▶ [Action item] How many lines of the data contain the string "adds"? Write the number and nothing more.

[Task inputs Boundary: Start]

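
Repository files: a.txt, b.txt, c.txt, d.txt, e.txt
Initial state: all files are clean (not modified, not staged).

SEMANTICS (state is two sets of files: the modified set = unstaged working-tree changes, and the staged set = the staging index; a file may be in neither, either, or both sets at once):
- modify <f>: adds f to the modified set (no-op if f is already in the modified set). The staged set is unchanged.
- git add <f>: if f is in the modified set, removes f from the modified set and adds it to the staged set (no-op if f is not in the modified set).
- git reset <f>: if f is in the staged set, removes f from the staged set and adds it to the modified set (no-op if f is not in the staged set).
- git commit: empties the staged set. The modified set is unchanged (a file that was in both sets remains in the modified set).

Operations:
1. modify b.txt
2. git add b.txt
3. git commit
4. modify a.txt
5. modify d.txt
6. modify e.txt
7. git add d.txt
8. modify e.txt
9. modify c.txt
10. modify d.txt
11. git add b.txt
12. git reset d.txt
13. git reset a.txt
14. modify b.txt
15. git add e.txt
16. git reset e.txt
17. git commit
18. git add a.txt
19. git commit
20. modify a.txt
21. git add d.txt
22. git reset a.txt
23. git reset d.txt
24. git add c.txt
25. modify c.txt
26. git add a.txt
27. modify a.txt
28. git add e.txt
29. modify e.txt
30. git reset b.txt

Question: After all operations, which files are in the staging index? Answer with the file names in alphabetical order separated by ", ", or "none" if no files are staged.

Answer: a.txt, c.txt, e.txt

Derivation:
After op 1 (modify b.txt): modified={b.txt} staged={none}
After op 2 (git add b.txt): modified={none} staged={b.txt}
After op 3 (git commit): modified={none} staged={none}
After op 4 (modify a.txt): modified={a.txt} staged={none}
After op 5 (modify d.txt): modified={a.txt, d.txt} staged={none}
After op 6 (modify e.txt): modified={a.txt, d.txt, e.txt} staged={none}
After op 7 (git add d.txt): modified={a.txt, e.txt} staged={d.txt}
After op 8 (modify e.txt): modified={a.txt, e.txt} staged={d.txt}
After op 9 (modify c.txt): modified={a.txt, c.txt, e.txt} staged={d.txt}
After op 10 (modify d.txt): modified={a.txt, c.txt, d.txt, e.txt} staged={d.txt}
After op 11 (git add b.txt): modified={a.txt, c.txt, d.txt, e.txt} staged={d.txt}
After op 12 (git reset d.txt): modified={a.txt, c.txt, d.txt, e.txt} staged={none}
After op 13 (git reset a.txt): modified={a.txt, c.txt, d.txt, e.txt} staged={none}
After op 14 (modify b.txt): modified={a.txt, b.txt, c.txt, d.txt, e.txt} staged={none}
After op 15 (git add e.txt): modified={a.txt, b.txt, c.txt, d.txt} staged={e.txt}
After op 16 (git reset e.txt): modified={a.txt, b.txt, c.txt, d.txt, e.txt} staged={none}
After op 17 (git commit): modified={a.txt, b.txt, c.txt, d.txt, e.txt} staged={none}
After op 18 (git add a.txt): modified={b.txt, c.txt, d.txt, e.txt} staged={a.txt}
After op 19 (git commit): modified={b.txt, c.txt, d.txt, e.txt} staged={none}
After op 20 (modify a.txt): modified={a.txt, b.txt, c.txt, d.txt, e.txt} staged={none}
After op 21 (git add d.txt): modified={a.txt, b.txt, c.txt, e.txt} staged={d.txt}
After op 22 (git reset a.txt): modified={a.txt, b.txt, c.txt, e.txt} staged={d.txt}
After op 23 (git reset d.txt): modified={a.txt, b.txt, c.txt, d.txt, e.txt} staged={none}
After op 24 (git add c.txt): modified={a.txt, b.txt, d.txt, e.txt} staged={c.txt}
After op 25 (modify c.txt): modified={a.txt, b.txt, c.txt, d.txt, e.txt} staged={c.txt}
After op 26 (git add a.txt): modified={b.txt, c.txt, d.txt, e.txt} staged={a.txt, c.txt}
After op 27 (modify a.txt): modified={a.txt, b.txt, c.txt, d.txt, e.txt} staged={a.txt, c.txt}
After op 28 (git add e.txt): modified={a.txt, b.txt, c.txt, d.txt} staged={a.txt, c.txt, e.txt}
After op 29 (modify e.txt): modified={a.txt, b.txt, c.txt, d.txt, e.txt} staged={a.txt, c.txt, e.txt}
After op 30 (git reset b.txt): modified={a.txt, b.txt, c.txt, d.txt, e.txt} staged={a.txt, c.txt, e.txt}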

[Task inputs Boundary: End]

▶ [Answer below] 3